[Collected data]
==========

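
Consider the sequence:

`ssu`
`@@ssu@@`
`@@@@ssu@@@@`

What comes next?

s(k+1) = @@·s(k)·@@, so each term gains @@ as a prefix and @@ as a suffix.
Applying this once more to @@@@ssu@@@@:

@@@@@@ssu@@@@@@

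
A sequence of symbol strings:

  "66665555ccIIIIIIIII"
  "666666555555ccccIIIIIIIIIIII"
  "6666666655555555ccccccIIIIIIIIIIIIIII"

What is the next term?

66666666665555555555ccccccccIIIIIIIIIIIIIIIIII

Term n consists of 2n 6's, followed by 2n 5's, followed by 2n-2 c's, followed by 3n+3 I's, where the shown terms are n = 2, 3, 4.
At n = 5 the blocks have lengths 10, 10, 8, 18.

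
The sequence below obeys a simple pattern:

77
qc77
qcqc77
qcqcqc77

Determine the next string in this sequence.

qcqcqcqc77

Each term is the previous one with qc prepended.
So the next term is qc·qcqcqc77.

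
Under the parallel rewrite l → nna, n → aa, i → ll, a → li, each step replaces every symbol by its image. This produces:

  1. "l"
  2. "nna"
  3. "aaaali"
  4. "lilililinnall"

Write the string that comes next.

Rewriting the 13 symbols of lilililinnall one by one yields nna ll nna ll nna ll nna ll aa aa li nna nna; concatenated:

nnallnnallnnallnnallaaaalinnanna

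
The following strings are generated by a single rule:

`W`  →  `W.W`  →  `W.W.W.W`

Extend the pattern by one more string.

Each string is two copies of the previous one joined by '.'.
One more doubling of W.W.W.W gives the answer.

W.W.W.W.W.W.W.W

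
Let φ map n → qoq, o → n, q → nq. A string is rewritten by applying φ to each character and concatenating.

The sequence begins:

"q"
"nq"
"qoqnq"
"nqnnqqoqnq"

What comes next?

qoqnqqoqqoqnqnqnnqqoqnq

Expanding nqnnqqoqnq: n→qoq, q→nq, n→qoq, n→qoq, q→nq, q→nq, o→n, q→nq, n→qoq, q→nq. Concatenated: qoq nq qoq qoq nq nq n nq qoq nq.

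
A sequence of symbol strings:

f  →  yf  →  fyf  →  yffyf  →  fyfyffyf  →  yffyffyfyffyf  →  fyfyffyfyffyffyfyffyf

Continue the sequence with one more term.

yffyffyfyffyffyfyffyfyffyffyfyffyf

Each term (from the third on) is the two preceding terms concatenated in order: term 3 = f·yf = fyf.
So term 8 is yffyffyfyffyf·fyfyffyfyffyffyfyffyf.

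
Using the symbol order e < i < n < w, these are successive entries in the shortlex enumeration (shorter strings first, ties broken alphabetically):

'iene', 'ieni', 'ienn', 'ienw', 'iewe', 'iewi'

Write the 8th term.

ieww

Advancing 2 positions from iewi through iewi → iewn reaches term 8.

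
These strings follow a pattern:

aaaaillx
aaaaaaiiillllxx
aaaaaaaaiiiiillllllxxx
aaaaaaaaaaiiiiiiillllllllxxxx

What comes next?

Reading off run lengths: a runs 4, 6, 8, 10; i runs 1, 3, 5, 7; l runs 2, 4, 6, 8; x runs 1, 2, 3, 4 — each is linear in n (n = 1, 2, …).
For the next term, n = 5, so the run lengths are 12, 9, 10, 5.

aaaaaaaaaaaaiiiiiiiiillllllllllxxxxx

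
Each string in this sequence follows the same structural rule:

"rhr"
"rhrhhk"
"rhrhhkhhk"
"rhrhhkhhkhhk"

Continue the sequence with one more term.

Every step adds hhk to the end: s(k+1) = s(k)·hhk.
One more step from rhrhhkhhkhhk gives the answer.

rhrhhkhhkhhkhhk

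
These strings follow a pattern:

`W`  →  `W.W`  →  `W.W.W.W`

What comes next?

Each string is two copies of the previous one joined by '.'.
One more doubling of W.W.W.W gives the answer.

W.W.W.W.W.W.W.W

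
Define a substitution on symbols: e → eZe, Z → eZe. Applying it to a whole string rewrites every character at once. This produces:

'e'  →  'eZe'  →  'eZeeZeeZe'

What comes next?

eZeeZeeZeeZeeZeeZeeZeeZeeZe

Rewriting each symbol of eZeeZeeZe: e→eZe, Z→eZe, e→eZe, e→eZe, Z→eZe, e→eZe, e→eZe, Z→eZe, e→eZe, which concatenates to eZe eZe eZe eZe eZe eZe eZe eZe eZe.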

==========

Directions:
Look at the entries above. Then set all of them down again exactly.

Answer to this exercise:
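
Consider the sequence:

`ssu`
`@@ssu@@`
`@@@@ssu@@@@`

What comes next?

s(k+1) = @@·s(k)·@@, so each term gains @@ as a prefix and @@ as a suffix.
Applying this once more to @@@@ssu@@@@:

@@@@@@ssu@@@@@@

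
A sequence of symbol strings:

  "66665555ccIIIIIIIII"
  "666666555555ccccIIIIIIIIIIII"
  "6666666655555555ccccccIIIIIIIIIIIIIII"

What is the next term?

66666666665555555555ccccccccIIIIIIIIIIIIIIIIII

Term n consists of 2n 6's, followed by 2n 5's, followed by 2n-2 c's, followed by 3n+3 I's, where the shown terms are n = 2, 3, 4.
At n = 5 the blocks have lengths 10, 10, 8, 18.

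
The sequence below obeys a simple pattern:

77
qc77
qcqc77
qcqcqc77

Determine the next string in this sequence.

qcqcqcqc77

Each term is the previous one with qc prepended.
So the next term is qc·qcqcqc77.

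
Under the parallel rewrite l → nna, n → aa, i → ll, a → li, each step replaces every symbol by its image. This produces:

  1. "l"
  2. "nna"
  3. "aaaali"
  4. "lilililinnall"

Write the string that comes next.

Rewriting the 13 symbols of lilililinnall one by one yields nna ll nna ll nna ll nna ll aa aa li nna nna; concatenated:

nnallnnallnnallnnallaaaalinnanna

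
The following strings are generated by a single rule:

`W`  →  `W.W`  →  `W.W.W.W`

Extend the pattern by one more string.

Each string is two copies of the previous one joined by '.'.
One more doubling of W.W.W.W gives the answer.

W.W.W.W.W.W.W.W

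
Let φ map n → qoq, o → n, q → nq. A string is rewritten by applying φ to each character and concatenating.

The sequence begins:

"q"
"nq"
"qoqnq"
"nqnnqqoqnq"

What comes next?

qoqnqqoqqoqnqnqnnqqoqnq

Expanding nqnnqqoqnq: n→qoq, q→nq, n→qoq, n→qoq, q→nq, q→nq, o→n, q→nq, n→qoq, q→nq. Concatenated: qoq nq qoq qoq nq nq n nq qoq nq.

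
A sequence of symbol strings:

f  →  yf  →  fyf  →  yffyf  →  fyfyffyf  →  yffyffyfyffyf  →  fyfyffyfyffyffyfyffyf

Continue the sequence with one more term.

yffyffyfyffyffyfyffyfyffyffyfyffyf

Each term (from the third on) is the two preceding terms concatenated in order: term 3 = f·yf = fyf.
So term 8 is yffyffyfyffyf·fyfyffyfyffyffyfyffyf.

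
Using the symbol order e < i < n < w, these are successive entries in the shortlex enumeration (shorter strings first, ties broken alphabetically):

'iene', 'ieni', 'ienn', 'ienw', 'iewe', 'iewi'

Write the 8th term.

ieww

Advancing 2 positions from iewi through iewi → iewn reaches term 8.

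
These strings follow a pattern:

aaaaillx
aaaaaaiiillllxx
aaaaaaaaiiiiillllllxxx
aaaaaaaaaaiiiiiiillllllllxxxx

What comes next?

Reading off run lengths: a runs 4, 6, 8, 10; i runs 1, 3, 5, 7; l runs 2, 4, 6, 8; x runs 1, 2, 3, 4 — each is linear in n (n = 1, 2, …).
For the next term, n = 5, so the run lengths are 12, 9, 10, 5.

aaaaaaaaaaaaiiiiiiiiillllllllllxxxxx

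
Each string in this sequence follows the same structural rule:

"rhr"
"rhrhhk"
"rhrhhkhhk"
"rhrhhkhhkhhk"

Continue the sequence with one more term.

Every step adds hhk to the end: s(k+1) = s(k)·hhk.
One more step from rhrhhkhhkhhk gives the answer.

rhrhhkhhkhhkhhk

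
These strings follow a pattern:

`W`  →  `W.W`  →  `W.W.W.W`

What comes next?

Each string is two copies of the previous one joined by '.'.
One more doubling of W.W.W.W gives the answer.

W.W.W.W.W.W.W.W

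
Define a substitution on symbols: e → eZe, Z → eZe. Applying it to a whole string rewrites every character at once. This produces:

'e'  →  'eZe'  →  'eZeeZeeZe'

What comes next?

eZeeZeeZeeZeeZeeZeeZeeZeeZe

Rewriting each symbol of eZeeZeeZe: e→eZe, Z→eZe, e→eZe, e→eZe, Z→eZe, e→eZe, e→eZe, Z→eZe, e→eZe, which concatenates to eZe eZe eZe eZe eZe eZe eZe eZe eZe.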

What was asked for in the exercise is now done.